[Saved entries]
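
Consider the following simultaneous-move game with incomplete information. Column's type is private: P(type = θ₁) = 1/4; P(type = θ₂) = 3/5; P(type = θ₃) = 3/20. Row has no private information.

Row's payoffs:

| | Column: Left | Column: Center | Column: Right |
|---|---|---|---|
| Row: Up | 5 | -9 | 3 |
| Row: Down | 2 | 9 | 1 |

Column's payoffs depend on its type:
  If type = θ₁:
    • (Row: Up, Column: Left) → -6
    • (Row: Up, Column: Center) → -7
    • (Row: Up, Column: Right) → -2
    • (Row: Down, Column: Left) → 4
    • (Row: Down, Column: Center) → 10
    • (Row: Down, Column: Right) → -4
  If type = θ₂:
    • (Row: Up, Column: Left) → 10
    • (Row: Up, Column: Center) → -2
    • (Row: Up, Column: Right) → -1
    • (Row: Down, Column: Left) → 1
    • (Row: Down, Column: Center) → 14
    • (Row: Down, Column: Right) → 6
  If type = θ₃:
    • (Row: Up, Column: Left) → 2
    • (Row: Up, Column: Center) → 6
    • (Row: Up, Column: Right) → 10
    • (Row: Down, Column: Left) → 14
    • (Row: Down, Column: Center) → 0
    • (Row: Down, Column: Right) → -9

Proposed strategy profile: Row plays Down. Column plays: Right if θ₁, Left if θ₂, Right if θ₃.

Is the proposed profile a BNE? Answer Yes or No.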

§ **Problem description**
All records above are to be returned exactly as given.

§ **Answer to this exercise**
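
Consider the following simultaneous-move game with incomplete information. Column's type is private: P(type = θ₁) = 1/4; P(type = θ₂) = 3/5; P(type = θ₃) = 3/20. Row has no private information.

Row's payoffs:

| | Column: Left | Column: Center | Column: Right |
|---|---|---|---|
| Row: Up | 5 | -9 | 3 |
| Row: Down | 2 | 9 | 1 |

Column's payoffs depend on its type:
  If type = θ₁:
    • (Row: Up, Column: Left) → -6
    • (Row: Up, Column: Center) → -7
    • (Row: Up, Column: Right) → -2
    • (Row: Down, Column: Left) → 4
    • (Row: Down, Column: Center) → 10
    • (Row: Down, Column: Right) → -4
  If type = θ₂:
    • (Row: Up, Column: Left) → 10
    • (Row: Up, Column: Center) → -2
    • (Row: Up, Column: Right) → -1
    • (Row: Down, Column: Left) → 1
    • (Row: Down, Column: Center) → 14
    • (Row: Down, Column: Right) → 6
  If type = θ₃:
    • (Row: Up, Column: Left) → 2
    • (Row: Up, Column: Center) → 6
    • (Row: Up, Column: Right) → 10
    • (Row: Down, Column: Left) → 14
    • (Row: Down, Column: Center) → 0
    • (Row: Down, Column: Right) → -9

Proposed strategy profile: Row plays Down. Column plays: Right if θ₁, Left if θ₂, Right if θ₃.

Is the proposed profile a BNE? Answer Yes or No.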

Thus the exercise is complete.